_Required work:_ Print the line that contains "Apply the half angle formula to compute cos(8°)." and every line that follows it in the data below, ending with the final line; include nothing else.

_Supplied material:_
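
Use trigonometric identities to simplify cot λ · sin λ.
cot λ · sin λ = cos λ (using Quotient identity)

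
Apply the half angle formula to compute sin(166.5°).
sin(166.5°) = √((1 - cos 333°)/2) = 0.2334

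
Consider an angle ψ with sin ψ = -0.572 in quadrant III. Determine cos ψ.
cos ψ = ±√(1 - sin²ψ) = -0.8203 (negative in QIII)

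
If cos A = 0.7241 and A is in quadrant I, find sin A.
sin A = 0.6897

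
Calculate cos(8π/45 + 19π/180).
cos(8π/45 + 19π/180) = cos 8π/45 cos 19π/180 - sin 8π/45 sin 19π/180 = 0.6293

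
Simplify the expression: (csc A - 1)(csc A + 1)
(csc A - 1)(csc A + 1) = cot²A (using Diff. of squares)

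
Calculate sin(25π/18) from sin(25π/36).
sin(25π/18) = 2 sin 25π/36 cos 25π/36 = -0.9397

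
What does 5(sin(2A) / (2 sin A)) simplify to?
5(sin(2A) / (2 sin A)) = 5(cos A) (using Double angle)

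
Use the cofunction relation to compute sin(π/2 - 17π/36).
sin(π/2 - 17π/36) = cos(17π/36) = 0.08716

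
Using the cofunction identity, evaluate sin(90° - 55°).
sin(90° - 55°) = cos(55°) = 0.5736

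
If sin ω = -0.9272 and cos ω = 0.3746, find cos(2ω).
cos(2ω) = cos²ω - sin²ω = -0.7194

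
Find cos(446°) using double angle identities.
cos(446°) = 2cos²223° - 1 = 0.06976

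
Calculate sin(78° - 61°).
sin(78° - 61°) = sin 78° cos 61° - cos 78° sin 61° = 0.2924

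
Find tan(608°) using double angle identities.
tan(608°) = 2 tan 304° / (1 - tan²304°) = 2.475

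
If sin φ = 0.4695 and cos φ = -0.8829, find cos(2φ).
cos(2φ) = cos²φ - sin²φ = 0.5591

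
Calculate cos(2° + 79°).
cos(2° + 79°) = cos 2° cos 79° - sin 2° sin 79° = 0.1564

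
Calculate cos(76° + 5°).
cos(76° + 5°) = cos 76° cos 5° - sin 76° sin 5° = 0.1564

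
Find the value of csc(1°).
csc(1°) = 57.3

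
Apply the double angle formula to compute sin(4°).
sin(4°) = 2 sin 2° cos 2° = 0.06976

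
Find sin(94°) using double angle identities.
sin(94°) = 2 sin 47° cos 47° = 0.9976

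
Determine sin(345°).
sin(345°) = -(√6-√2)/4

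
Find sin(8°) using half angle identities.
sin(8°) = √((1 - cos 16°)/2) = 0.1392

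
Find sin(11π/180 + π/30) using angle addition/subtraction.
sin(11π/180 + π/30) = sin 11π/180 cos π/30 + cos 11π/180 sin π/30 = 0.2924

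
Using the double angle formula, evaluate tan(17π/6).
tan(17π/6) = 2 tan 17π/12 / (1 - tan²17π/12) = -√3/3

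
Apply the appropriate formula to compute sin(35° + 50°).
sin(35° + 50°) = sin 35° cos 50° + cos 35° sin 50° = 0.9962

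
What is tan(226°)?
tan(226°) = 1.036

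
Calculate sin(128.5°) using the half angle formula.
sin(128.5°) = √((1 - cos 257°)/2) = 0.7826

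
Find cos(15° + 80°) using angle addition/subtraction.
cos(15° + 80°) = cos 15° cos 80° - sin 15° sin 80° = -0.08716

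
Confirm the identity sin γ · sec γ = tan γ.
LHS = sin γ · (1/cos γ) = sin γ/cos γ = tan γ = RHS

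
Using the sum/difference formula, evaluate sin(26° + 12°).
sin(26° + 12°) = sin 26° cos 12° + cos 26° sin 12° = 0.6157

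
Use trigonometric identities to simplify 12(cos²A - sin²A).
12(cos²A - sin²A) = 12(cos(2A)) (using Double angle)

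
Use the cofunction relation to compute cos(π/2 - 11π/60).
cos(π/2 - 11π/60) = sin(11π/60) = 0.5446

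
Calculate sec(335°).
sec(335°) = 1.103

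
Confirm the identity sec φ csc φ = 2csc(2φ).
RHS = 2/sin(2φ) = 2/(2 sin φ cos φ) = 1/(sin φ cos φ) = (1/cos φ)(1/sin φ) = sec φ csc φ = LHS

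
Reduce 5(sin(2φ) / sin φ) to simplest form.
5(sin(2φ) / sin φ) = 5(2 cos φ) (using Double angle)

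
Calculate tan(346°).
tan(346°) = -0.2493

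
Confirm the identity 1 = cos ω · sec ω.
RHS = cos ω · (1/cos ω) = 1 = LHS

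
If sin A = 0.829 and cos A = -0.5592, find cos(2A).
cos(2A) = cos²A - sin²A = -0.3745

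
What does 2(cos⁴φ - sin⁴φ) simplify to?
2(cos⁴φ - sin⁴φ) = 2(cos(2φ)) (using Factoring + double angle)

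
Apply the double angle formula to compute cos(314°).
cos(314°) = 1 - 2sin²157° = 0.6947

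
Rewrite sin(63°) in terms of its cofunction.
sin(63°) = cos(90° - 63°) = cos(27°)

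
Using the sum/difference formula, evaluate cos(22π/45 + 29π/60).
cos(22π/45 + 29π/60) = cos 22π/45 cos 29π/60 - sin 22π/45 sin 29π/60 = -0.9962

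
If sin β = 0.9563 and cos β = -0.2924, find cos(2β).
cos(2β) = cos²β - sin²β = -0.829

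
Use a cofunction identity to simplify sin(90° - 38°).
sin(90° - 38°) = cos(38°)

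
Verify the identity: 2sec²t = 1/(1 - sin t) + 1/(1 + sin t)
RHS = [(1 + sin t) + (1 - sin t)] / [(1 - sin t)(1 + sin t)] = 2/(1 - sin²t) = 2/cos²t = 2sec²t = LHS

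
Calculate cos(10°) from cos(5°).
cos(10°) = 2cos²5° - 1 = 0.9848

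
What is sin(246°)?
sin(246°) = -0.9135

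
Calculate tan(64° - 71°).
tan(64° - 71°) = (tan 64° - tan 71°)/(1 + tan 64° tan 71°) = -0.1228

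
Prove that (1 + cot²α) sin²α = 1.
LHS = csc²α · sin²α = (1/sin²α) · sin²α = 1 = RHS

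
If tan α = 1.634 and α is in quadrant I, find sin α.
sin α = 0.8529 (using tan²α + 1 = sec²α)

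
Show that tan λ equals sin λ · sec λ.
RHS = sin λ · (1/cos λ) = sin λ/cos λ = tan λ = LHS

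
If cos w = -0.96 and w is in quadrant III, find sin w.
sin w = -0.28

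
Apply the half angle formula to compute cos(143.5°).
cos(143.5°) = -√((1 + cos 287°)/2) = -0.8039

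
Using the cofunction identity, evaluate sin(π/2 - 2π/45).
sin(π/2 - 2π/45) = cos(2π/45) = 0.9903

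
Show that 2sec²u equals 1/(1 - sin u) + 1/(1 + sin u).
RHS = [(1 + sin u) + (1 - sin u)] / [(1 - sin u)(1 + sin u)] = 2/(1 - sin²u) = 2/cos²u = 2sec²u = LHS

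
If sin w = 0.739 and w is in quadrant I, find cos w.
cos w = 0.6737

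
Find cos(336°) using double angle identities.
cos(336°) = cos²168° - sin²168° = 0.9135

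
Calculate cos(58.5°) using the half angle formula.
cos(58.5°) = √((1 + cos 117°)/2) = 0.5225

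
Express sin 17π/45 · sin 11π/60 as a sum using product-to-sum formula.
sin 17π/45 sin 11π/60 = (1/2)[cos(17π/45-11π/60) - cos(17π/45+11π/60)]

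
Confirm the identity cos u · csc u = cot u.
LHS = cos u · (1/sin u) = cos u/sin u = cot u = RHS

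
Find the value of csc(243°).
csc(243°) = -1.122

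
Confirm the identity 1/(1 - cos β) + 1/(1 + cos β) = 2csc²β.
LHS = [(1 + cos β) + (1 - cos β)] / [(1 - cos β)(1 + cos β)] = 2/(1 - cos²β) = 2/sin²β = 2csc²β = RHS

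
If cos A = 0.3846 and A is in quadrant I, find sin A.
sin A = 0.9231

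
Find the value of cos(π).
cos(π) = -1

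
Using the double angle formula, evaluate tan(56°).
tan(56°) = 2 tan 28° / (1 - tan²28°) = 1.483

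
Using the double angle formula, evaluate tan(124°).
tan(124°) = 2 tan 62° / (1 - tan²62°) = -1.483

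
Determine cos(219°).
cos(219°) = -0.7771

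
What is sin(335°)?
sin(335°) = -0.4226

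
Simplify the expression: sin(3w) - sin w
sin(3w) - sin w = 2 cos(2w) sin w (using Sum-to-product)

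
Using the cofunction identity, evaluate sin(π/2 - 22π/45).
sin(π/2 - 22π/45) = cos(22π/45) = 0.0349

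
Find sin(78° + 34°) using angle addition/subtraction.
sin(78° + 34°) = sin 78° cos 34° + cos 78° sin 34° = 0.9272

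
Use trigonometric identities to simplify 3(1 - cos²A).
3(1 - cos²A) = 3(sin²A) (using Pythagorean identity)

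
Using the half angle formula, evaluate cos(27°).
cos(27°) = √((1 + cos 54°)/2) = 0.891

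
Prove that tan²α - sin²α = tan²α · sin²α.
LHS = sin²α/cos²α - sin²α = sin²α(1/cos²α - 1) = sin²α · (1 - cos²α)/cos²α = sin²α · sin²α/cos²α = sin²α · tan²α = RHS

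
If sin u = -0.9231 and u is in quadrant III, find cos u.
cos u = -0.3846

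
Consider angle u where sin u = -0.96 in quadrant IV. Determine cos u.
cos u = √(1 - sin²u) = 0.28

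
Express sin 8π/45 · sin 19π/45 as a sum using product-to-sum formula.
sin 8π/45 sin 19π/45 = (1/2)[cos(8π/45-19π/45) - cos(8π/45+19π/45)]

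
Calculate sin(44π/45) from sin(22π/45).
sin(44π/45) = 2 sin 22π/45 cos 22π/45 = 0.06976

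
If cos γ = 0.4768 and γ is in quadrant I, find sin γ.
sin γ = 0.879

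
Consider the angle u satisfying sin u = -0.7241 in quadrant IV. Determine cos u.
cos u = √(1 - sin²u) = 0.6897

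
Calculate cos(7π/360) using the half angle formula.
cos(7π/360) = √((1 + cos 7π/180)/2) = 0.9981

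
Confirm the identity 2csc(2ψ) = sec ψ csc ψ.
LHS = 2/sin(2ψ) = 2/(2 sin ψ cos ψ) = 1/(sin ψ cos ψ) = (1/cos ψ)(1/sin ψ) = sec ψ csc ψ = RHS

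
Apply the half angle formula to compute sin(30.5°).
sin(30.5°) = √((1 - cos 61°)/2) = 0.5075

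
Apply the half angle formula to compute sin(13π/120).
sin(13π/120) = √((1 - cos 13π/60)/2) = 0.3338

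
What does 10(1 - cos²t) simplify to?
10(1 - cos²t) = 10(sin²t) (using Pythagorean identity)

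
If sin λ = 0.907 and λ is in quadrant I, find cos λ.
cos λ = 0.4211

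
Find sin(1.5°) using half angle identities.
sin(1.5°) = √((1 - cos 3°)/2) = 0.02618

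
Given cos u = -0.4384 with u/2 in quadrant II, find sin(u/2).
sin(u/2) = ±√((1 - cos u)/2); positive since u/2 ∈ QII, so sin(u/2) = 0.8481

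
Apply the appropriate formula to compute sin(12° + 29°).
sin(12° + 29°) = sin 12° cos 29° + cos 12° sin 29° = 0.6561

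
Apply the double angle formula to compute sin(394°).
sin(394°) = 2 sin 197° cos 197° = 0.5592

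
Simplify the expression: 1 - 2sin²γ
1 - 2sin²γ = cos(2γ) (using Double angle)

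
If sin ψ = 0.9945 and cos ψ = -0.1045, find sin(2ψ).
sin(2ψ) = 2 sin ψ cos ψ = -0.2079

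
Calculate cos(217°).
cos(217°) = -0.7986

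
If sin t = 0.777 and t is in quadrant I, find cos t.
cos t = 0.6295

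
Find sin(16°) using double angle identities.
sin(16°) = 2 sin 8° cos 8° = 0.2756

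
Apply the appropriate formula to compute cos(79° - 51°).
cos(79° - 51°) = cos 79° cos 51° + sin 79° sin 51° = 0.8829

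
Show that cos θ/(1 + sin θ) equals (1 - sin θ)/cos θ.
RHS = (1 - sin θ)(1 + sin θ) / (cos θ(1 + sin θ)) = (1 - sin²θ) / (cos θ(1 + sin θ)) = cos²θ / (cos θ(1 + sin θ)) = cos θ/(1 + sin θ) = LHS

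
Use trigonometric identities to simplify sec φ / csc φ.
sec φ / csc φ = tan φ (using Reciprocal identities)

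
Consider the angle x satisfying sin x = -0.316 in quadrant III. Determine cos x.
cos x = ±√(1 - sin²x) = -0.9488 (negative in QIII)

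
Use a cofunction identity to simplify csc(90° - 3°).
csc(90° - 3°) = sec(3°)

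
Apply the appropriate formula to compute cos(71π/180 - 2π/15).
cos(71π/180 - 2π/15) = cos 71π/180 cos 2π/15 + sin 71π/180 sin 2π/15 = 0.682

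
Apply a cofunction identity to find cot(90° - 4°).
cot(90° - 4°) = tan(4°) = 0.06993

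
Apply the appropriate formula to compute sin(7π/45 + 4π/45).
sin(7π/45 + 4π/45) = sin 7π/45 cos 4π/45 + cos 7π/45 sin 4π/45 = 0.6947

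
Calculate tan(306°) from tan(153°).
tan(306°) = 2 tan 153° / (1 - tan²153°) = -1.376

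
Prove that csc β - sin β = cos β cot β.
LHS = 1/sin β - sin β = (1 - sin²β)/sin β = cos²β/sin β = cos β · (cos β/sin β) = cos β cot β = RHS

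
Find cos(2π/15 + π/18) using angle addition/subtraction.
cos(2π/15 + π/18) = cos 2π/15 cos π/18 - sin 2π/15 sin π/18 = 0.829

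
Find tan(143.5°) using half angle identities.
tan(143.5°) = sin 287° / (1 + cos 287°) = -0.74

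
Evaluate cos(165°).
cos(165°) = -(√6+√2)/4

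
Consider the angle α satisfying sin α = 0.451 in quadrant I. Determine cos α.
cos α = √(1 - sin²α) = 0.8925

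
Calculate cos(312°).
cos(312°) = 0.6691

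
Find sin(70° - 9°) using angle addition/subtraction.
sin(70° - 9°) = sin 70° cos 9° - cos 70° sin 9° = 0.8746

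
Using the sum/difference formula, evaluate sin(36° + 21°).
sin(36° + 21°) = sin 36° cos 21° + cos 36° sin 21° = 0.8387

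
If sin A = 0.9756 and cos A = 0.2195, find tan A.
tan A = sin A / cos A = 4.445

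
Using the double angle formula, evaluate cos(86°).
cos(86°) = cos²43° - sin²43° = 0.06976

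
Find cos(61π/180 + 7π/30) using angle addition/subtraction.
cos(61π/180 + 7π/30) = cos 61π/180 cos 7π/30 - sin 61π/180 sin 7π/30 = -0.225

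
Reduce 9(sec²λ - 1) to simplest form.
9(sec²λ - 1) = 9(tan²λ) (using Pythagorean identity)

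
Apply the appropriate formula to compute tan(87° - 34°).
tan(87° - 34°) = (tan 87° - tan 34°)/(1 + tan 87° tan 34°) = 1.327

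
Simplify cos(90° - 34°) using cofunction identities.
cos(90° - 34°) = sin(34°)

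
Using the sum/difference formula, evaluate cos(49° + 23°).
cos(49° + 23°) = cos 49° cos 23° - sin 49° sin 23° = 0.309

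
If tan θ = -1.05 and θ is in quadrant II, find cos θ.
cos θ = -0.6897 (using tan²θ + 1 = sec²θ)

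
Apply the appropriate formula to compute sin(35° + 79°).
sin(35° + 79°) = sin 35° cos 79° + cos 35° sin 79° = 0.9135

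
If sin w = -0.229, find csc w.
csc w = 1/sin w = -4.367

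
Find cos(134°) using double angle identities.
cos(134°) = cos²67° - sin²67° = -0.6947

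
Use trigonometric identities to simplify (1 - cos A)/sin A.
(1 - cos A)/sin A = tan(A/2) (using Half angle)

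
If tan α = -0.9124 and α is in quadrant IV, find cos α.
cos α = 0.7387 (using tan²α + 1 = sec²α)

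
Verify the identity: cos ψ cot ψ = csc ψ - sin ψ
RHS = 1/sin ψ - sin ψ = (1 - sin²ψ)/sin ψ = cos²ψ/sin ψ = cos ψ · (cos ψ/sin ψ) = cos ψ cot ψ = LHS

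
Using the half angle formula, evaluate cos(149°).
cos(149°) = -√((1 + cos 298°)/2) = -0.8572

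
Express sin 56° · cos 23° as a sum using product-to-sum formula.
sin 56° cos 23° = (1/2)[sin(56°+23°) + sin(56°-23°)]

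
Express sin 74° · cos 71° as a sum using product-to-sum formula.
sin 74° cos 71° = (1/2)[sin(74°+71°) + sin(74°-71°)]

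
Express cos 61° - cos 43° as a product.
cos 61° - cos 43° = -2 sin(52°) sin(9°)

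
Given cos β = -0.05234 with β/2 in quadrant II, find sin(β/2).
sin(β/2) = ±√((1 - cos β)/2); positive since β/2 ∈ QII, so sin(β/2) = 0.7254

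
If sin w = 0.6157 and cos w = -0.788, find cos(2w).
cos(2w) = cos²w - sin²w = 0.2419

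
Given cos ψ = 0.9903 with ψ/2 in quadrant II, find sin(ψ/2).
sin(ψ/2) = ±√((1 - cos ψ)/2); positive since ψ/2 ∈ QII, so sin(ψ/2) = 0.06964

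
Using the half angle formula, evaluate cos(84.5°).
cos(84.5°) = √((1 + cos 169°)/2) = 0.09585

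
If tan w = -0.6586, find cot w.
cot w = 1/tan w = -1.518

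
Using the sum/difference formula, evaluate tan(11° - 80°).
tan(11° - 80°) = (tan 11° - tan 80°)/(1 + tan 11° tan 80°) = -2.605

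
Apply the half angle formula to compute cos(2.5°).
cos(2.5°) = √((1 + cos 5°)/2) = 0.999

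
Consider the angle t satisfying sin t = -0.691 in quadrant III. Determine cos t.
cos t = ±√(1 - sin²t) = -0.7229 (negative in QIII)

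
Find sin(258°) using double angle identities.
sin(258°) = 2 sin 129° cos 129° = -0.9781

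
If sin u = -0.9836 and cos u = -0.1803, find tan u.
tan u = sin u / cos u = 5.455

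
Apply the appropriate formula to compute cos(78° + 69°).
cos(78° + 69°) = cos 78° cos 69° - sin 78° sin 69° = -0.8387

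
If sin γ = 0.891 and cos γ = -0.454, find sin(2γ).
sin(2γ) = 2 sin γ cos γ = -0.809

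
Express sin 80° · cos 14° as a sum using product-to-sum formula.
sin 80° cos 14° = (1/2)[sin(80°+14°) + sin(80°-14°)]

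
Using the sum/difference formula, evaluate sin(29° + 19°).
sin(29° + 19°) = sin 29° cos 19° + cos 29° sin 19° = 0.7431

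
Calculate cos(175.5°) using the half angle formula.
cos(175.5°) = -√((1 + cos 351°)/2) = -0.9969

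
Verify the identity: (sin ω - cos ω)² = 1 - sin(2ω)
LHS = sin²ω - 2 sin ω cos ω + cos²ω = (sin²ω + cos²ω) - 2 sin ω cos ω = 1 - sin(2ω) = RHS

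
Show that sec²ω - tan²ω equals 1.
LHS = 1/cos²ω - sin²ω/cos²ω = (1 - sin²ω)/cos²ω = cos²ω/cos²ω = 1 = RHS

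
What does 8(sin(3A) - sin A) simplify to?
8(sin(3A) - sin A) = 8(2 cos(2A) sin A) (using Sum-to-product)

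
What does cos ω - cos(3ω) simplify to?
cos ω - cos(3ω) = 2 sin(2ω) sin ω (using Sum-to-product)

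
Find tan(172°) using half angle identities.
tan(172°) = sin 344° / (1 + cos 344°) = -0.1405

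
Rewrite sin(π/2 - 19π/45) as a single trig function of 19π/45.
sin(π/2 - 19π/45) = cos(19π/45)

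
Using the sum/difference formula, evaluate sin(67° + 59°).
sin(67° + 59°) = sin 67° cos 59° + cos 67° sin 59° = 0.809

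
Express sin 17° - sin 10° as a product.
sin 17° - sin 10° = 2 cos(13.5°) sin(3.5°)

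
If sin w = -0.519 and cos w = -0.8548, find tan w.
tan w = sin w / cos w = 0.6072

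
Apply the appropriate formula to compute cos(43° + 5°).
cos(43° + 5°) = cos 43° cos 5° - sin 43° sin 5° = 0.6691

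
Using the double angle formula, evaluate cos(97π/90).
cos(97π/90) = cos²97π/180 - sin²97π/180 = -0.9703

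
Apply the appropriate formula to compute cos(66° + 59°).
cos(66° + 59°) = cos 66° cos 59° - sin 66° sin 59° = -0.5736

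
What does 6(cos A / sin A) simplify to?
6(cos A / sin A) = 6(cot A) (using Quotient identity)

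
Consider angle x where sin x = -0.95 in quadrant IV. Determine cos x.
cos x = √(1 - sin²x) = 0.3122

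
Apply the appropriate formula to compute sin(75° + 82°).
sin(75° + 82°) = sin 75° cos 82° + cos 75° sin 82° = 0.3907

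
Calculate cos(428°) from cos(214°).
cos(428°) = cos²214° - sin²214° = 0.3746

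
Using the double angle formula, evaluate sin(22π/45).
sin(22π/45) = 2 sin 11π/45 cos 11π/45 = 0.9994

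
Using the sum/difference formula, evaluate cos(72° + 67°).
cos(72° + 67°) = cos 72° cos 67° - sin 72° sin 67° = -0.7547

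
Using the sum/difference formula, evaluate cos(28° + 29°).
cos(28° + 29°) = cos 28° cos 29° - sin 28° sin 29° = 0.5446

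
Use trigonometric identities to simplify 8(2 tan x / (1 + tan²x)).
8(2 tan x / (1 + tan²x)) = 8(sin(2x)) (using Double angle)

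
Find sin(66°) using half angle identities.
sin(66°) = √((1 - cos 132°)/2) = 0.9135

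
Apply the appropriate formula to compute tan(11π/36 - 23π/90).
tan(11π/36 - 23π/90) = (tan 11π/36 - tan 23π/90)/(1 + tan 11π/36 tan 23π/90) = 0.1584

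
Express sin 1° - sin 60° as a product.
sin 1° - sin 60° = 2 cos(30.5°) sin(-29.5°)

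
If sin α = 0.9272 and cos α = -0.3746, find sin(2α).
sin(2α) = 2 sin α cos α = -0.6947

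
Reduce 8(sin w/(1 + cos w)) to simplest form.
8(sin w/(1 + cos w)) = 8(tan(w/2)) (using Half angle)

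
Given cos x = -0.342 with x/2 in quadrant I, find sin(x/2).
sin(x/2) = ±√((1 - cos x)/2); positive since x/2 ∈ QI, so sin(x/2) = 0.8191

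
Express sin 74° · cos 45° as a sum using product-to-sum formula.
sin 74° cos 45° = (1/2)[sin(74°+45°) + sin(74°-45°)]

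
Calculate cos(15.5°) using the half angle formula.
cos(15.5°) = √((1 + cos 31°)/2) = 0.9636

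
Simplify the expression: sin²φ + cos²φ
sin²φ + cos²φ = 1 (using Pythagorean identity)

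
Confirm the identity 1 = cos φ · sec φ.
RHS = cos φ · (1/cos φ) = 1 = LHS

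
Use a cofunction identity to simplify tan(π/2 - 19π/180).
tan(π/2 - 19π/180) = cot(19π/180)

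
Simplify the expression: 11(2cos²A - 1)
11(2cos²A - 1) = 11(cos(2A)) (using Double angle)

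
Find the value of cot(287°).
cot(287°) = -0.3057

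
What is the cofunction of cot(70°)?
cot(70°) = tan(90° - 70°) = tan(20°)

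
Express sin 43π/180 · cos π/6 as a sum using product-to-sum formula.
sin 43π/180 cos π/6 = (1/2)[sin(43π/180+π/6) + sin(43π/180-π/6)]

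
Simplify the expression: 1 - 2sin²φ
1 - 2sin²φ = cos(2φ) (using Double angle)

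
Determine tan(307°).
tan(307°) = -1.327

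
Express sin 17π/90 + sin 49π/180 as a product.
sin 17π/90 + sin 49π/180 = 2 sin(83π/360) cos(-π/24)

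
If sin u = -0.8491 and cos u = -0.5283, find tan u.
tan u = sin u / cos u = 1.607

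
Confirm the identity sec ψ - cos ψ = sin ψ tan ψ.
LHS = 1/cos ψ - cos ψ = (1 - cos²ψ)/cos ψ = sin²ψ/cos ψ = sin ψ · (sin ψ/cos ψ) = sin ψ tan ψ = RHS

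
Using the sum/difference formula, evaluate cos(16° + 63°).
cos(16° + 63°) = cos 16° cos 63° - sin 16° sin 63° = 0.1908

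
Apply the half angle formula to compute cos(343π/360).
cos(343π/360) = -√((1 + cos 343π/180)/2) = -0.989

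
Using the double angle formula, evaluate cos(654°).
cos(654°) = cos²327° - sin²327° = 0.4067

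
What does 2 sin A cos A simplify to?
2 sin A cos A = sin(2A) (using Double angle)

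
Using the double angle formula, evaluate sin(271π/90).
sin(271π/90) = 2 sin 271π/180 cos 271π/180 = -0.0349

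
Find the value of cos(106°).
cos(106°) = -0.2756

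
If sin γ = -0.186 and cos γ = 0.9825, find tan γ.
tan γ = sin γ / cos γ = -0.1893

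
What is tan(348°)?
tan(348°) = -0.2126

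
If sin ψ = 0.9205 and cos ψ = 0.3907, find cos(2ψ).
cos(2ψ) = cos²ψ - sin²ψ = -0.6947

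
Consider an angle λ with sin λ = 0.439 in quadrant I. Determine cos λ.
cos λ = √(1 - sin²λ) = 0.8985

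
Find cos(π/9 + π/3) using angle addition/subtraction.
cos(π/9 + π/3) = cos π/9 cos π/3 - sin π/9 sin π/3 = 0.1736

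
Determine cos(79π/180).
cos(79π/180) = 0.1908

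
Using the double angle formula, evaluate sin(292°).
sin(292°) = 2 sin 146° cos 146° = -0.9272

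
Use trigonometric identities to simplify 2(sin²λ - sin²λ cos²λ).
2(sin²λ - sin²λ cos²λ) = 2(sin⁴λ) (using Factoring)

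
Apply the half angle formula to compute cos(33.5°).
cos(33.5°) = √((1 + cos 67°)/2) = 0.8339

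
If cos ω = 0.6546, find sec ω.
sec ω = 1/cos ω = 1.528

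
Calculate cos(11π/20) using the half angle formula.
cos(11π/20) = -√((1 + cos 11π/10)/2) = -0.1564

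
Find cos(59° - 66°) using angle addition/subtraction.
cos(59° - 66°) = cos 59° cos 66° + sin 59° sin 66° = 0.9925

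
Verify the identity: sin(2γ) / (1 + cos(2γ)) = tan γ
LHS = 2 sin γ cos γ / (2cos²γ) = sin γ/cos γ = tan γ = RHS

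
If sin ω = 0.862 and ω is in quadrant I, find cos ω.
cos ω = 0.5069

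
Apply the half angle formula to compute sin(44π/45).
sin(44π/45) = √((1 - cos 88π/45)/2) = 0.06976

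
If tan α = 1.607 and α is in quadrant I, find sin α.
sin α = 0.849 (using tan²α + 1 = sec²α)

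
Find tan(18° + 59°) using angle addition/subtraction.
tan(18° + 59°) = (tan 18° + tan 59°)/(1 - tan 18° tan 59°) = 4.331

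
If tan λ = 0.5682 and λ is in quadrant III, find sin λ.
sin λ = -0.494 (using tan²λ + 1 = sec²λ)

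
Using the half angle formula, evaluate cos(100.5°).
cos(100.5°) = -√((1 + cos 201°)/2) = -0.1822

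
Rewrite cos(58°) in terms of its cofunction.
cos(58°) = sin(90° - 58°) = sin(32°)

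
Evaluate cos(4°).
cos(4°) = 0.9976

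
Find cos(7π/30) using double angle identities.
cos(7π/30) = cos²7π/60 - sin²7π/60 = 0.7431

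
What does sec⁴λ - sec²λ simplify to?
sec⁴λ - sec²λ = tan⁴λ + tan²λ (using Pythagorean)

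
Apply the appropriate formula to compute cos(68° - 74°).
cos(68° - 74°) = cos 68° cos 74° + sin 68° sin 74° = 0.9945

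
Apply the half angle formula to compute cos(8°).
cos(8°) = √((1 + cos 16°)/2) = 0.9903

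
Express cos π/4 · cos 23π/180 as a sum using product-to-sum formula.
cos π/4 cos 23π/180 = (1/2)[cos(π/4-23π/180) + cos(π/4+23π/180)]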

_Finished exercise:_
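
Apply the half angle formula to compute cos(8°).
cos(8°) = √((1 + cos 16°)/2) = 0.9903

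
Express cos π/4 · cos 23π/180 as a sum using product-to-sum formula.
cos π/4 cos 23π/180 = (1/2)[cos(π/4-23π/180) + cos(π/4+23π/180)]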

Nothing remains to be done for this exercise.